• _Task objective_: Everything in the data below should be restated word for word.

■ ■ ■

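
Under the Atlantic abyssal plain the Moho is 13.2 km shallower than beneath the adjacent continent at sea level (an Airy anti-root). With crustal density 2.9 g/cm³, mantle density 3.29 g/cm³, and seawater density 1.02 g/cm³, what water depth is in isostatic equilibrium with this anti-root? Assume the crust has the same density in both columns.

2.74 km

Replacing a thickness d of crust by seawater at the top must be balanced by replacing crust with mantle at the base: d (ρ_c − ρ_w) = a (ρ_m − ρ_c).
d = a (ρ_m − ρ_c)/(ρ_c − ρ_w) = 13.2 km × 0.39/1.88 = 2.74 km.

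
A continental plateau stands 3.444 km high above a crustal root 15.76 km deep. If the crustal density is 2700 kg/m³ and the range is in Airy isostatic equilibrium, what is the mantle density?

3290 kg/m³

Airy balance: ρ_c h = (ρ_m − ρ_c) r → ρ_m = ρ_c (1 + h/r).
ρ_m = 2700 × (1 + 3.444 km/15.76 km) = 3290 kg/m³.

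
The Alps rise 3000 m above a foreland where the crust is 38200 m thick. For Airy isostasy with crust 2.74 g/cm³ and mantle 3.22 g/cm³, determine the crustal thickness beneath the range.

Root depth r = h ρ_c / (ρ_m − ρ_c) = 3000 m × 2.74 / 0.48 = 17120 m.
Total thickness = T + h + r = 38200 m + 3000 m + 17120 m = 58300 m.

58300 m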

■ ■ ■

• _Finished exercise_:
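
Under the Atlantic abyssal plain the Moho is 13.2 km shallower than beneath the adjacent continent at sea level (an Airy anti-root). With crustal density 2.9 g/cm³, mantle density 3.29 g/cm³, and seawater density 1.02 g/cm³, what water depth is in isostatic equilibrium with this anti-root? Assume the crust has the same density in both columns.

2.74 km

Replacing a thickness d of crust by seawater at the top must be balanced by replacing crust with mantle at the base: d (ρ_c − ρ_w) = a (ρ_m − ρ_c).
d = a (ρ_m − ρ_c)/(ρ_c − ρ_w) = 13.2 km × 0.39/1.88 = 2.74 km.

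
A continental plateau stands 3.444 km high above a crustal root 15.76 km deep. If the crustal density is 2700 kg/m³ and the range is in Airy isostatic equilibrium, what is the mantle density?

3290 kg/m³

Airy balance: ρ_c h = (ρ_m − ρ_c) r → ρ_m = ρ_c (1 + h/r).
ρ_m = 2700 × (1 + 3.444 km/15.76 km) = 3290 kg/m³.

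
The Alps rise 3000 m above a foreland where the crust is 38200 m thick. For Airy isostasy with crust 2.74 g/cm³ and mantle 3.22 g/cm³, determine the crustal thickness beneath the range.

Root depth r = h ρ_c / (ρ_m − ρ_c) = 3000 m × 2.74 / 0.48 = 17120 m.
Total thickness = T + h + r = 38200 m + 3000 m + 17120 m = 58300 m.

58300 m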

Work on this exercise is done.